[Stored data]
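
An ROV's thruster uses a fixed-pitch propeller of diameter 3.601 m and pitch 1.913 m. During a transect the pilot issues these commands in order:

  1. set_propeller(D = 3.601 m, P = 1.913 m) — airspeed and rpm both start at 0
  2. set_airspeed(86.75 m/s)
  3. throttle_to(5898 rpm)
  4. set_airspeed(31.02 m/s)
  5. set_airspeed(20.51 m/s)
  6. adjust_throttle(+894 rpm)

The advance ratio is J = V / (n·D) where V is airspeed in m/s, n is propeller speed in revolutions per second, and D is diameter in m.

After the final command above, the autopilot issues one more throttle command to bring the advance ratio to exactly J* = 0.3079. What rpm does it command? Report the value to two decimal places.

set_propeller: D = 3.601 m, P = 1.913 m (p = P/D = 0.531241); state ← (V=0, rpm=0)
set_airspeed(86.75): V ← 86.75 m/s
throttle_to(5898): rpm ← 5898
set_airspeed(31.02): V ← 31.02 m/s
set_airspeed(20.51): V ← 20.51 m/s
adjust_throttle(+894): rpm ← 5898 +894 = 6792
final state: V = 20.51 m/s, rpm = 6792 → n = rpm/60 = 113.200000 rev/s
target J* = 0.3079; solve J* = V/(n·D) for n: n = V/(J*·D) = 20.51/(0.3079 × 3.601) = 18.498344 rev/s
rpm = 60·n = 1109.900637

rpm = 1109.90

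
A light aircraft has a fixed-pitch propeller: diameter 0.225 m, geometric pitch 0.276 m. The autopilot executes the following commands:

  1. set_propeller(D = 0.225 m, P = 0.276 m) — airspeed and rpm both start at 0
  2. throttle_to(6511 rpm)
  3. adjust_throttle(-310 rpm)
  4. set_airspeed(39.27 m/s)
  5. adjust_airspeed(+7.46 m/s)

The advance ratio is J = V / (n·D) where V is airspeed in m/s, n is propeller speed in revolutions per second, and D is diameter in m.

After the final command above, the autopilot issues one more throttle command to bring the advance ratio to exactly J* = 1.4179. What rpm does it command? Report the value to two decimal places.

rpm = 8788.58

set_propeller: D = 0.225 m, P = 0.276 m (p = P/D = 1.226667); state ← (V=0, rpm=0)
throttle_to(6511): rpm ← 6511
adjust_throttle(-310): rpm ← 6511 -310 = 6201
set_airspeed(39.27): V ← 39.27 m/s
adjust_airspeed(+7.46): V ← 39.27 +7.46 = 46.73 m/s
final state: V = 46.73 m/s, rpm = 6201 → n = rpm/60 = 103.350000 rev/s
target J* = 1.4179; solve J* = V/(n·D) for n: n = V/(J*·D) = 46.73/(1.4179 × 0.225) = 146.476401 rev/s
rpm = 60·n = 8788.584056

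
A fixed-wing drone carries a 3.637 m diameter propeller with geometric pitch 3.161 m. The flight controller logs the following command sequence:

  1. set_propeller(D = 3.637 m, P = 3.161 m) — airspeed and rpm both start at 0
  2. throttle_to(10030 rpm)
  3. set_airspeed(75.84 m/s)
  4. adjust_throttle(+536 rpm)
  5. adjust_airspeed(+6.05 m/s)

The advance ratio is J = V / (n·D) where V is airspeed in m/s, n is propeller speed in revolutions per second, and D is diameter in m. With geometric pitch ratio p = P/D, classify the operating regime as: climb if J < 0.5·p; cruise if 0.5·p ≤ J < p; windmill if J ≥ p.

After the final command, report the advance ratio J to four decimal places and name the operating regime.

J = 0.1279, regime = climb

set_propeller: D = 3.637 m, P = 3.161 m (p = P/D = 0.869123); state ← (V=0, rpm=0)
throttle_to(10030): rpm ← 10030
set_airspeed(75.84): V ← 75.84 m/s
adjust_throttle(+536): rpm ← 10030 +536 = 10566
adjust_airspeed(+6.05): V ← 75.84 +6.05 = 81.89 m/s
final state: V = 81.89 m/s, rpm = 10566 → n = rpm/60 = 176.100000 rev/s
J = V / (n·D) = 81.89 / (176.100000 × 3.637) = 0.127858
regime bands: climb J<0.4346 | cruise [0.4346, 0.8691) | windmill J≥0.8691
J = 0.1279 → climb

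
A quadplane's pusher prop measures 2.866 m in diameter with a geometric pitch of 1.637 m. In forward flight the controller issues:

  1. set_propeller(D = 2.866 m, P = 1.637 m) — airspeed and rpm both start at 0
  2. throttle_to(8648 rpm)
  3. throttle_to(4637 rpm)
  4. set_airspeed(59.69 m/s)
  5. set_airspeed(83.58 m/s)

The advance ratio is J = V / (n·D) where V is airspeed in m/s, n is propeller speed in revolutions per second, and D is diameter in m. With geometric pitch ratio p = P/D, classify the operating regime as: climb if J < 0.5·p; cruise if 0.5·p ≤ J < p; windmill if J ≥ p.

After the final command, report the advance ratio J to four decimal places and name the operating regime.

set_propeller: D = 2.866 m, P = 1.637 m (p = P/D = 0.571179); state ← (V=0, rpm=0)
throttle_to(8648): rpm ← 8648
throttle_to(4637): rpm ← 4637
set_airspeed(59.69): V ← 59.69 m/s
set_airspeed(83.58): V ← 83.58 m/s
final state: V = 83.58 m/s, rpm = 4637 → n = rpm/60 = 77.283333 rev/s
J = V / (n·D) = 83.58 / (77.283333 × 2.866) = 0.377347
regime bands: climb J<0.2856 | cruise [0.2856, 0.5712) | windmill J≥0.5712
J = 0.3773 → cruise

J = 0.3773, regime = cruise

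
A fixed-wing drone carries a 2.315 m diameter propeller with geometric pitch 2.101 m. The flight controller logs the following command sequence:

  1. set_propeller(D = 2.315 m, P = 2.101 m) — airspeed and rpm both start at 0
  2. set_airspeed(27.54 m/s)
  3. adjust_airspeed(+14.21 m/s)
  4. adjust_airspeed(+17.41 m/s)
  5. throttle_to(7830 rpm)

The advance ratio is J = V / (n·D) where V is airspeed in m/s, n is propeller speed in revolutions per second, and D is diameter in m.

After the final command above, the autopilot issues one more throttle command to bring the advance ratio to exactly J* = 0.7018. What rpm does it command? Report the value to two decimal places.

rpm = 2184.82

set_propeller: D = 2.315 m, P = 2.101 m (p = P/D = 0.907559); state ← (V=0, rpm=0)
set_airspeed(27.54): V ← 27.54 m/s
adjust_airspeed(+14.21): V ← 27.54 +14.21 = 41.75 m/s
adjust_airspeed(+17.41): V ← 41.75 +17.41 = 59.16 m/s
throttle_to(7830): rpm ← 7830
final state: V = 59.16 m/s, rpm = 7830 → n = rpm/60 = 130.500000 rev/s
target J* = 0.7018; solve J* = V/(n·D) for n: n = V/(J*·D) = 59.16/(0.7018 × 2.315) = 36.413616 rev/s
rpm = 60·n = 2184.816950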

__WHAT IS EXPECTED__.
Filter the data above down to lines with the word "flight", and copy them.

__ANSWER SECTION__.
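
A fixed-wing drone carries a 3.637 m diameter propeller with geometric pitch 3.161 m. The flight controller logs the following command sequence:
A quadplane's pusher prop measures 2.866 m in diameter with a geometric pitch of 1.637 m. In forward flight the controller issues:
A fixed-wing drone carries a 2.315 m diameter propeller with geometric pitch 2.101 m. The flight controller logs the following command sequence: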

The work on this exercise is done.